→ Problem description
Restate all of the material, keeping every line identical to the original.

→ Data provided
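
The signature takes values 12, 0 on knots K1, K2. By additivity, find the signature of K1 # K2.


The signature is additive under connected sum.
signature(K1 # K2) = (12) + (0)
= 12

12


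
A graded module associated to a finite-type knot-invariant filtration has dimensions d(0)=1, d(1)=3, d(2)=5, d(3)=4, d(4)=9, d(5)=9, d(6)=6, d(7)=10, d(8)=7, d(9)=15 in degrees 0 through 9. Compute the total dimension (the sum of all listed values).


Total dimension = d(0) + d(1) + ... + d(9)
= 1 + 3 + 5 + 4 + 9 + 9 + 6 + 10 + 7 + 15
= 69

69


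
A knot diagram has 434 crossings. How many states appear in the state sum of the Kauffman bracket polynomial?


Each crossing contributes 2 choices (A-smoothing or B-smoothing).
Total states = 2^434 = 44362715105933037753254626946289339254982993206013065202727673289833940924890009968639590497666233249558259375382457149263586525184

44362715105933037753254626946289339254982993206013065202727673289833940924890009968639590497666233249558259375382457149263586525184


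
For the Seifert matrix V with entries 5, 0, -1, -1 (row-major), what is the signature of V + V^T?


Step 1: V + V^T = [[10, -1], [-1, -2]]
Step 2: trace = 8, det = -21
Step 3: Discriminant = 8^2 - 4*(-21) = 148
Step 4: Eigenvalues: 10.0828, -2.08276
Step 5: Signature = (# positive eigenvalues) - (# negative eigenvalues) = 0

0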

→ Solution to this problem
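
The signature takes values 12, 0 on knots K1, K2. By additivity, find the signature of K1 # K2.


The signature is additive under connected sum.
signature(K1 # K2) = (12) + (0)
= 12

12


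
A graded module associated to a finite-type knot-invariant filtration has dimensions d(0)=1, d(1)=3, d(2)=5, d(3)=4, d(4)=9, d(5)=9, d(6)=6, d(7)=10, d(8)=7, d(9)=15 in degrees 0 through 9. Compute the total dimension (the sum of all listed values).


Total dimension = d(0) + d(1) + ... + d(9)
= 1 + 3 + 5 + 4 + 9 + 9 + 6 + 10 + 7 + 15
= 69

69


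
A knot diagram has 434 crossings. How many states appear in the state sum of the Kauffman bracket polynomial?


Each crossing contributes 2 choices (A-smoothing or B-smoothing).
Total states = 2^434 = 44362715105933037753254626946289339254982993206013065202727673289833940924890009968639590497666233249558259375382457149263586525184

44362715105933037753254626946289339254982993206013065202727673289833940924890009968639590497666233249558259375382457149263586525184


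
For the Seifert matrix V with entries 5, 0, -1, -1 (row-major), what is the signature of V + V^T?


Step 1: V + V^T = [[10, -1], [-1, -2]]
Step 2: trace = 8, det = -21
Step 3: Discriminant = 8^2 - 4*(-21) = 148
Step 4: Eigenvalues: 10.0828, -2.08276
Step 5: Signature = (# positive eigenvalues) - (# negative eigenvalues) = 0

0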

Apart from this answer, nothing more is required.